In the records below, find the line containing "Field crew recorded" and the line containing "Readings — station"; please repeat exactly the lines from one to the other, both included, and nothing more.

## THE DATA
*** Block opens ***

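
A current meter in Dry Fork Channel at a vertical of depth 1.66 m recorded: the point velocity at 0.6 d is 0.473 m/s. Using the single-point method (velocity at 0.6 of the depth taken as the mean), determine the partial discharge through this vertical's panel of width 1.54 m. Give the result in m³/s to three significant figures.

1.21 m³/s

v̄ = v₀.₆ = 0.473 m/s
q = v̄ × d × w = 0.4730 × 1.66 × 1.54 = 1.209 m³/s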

*** Block closes ***
*** Block opens ***

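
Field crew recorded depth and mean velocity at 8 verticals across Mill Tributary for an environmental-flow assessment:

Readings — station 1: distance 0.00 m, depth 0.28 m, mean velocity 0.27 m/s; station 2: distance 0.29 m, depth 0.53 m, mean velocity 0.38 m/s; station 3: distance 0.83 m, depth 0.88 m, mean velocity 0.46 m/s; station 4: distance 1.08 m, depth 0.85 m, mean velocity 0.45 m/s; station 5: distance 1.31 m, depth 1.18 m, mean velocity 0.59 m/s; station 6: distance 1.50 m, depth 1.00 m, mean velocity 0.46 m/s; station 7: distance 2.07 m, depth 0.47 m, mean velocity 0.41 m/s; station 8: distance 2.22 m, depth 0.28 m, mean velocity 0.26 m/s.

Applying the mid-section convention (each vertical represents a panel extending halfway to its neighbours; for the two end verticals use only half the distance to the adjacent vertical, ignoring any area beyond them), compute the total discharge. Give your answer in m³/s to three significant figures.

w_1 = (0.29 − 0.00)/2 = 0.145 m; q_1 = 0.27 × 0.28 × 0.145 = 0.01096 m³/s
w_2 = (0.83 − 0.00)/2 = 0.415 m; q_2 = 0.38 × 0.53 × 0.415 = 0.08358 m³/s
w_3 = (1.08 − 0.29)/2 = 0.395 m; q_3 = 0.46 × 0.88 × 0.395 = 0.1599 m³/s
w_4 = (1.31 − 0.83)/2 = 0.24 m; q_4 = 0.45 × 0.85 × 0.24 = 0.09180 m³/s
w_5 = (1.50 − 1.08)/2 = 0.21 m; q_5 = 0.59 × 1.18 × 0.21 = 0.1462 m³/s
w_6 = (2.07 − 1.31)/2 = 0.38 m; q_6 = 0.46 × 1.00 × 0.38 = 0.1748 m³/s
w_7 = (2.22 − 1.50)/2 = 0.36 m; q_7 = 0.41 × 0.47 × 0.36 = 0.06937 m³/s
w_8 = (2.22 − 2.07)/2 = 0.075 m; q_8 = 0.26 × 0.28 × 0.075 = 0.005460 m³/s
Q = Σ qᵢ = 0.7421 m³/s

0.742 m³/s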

*** Block closes ***

## ANSWER BELOW
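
Field crew recorded depth and mean velocity at 8 verticals across Mill Tributary for an environmental-flow assessment:

Readings — station 1: distance 0.00 m, depth 0.28 m, mean velocity 0.27 m/s; station 2: distance 0.29 m, depth 0.53 m, mean velocity 0.38 m/s; station 3: distance 0.83 m, depth 0.88 m, mean velocity 0.46 m/s; station 4: distance 1.08 m, depth 0.85 m, mean velocity 0.45 m/s; station 5: distance 1.31 m, depth 1.18 m, mean velocity 0.59 m/s; station 6: distance 1.50 m, depth 1.00 m, mean velocity 0.46 m/s; station 7: distance 2.07 m, depth 0.47 m, mean velocity 0.41 m/s; station 8: distance 2.22 m, depth 0.28 m, mean velocity 0.26 m/s.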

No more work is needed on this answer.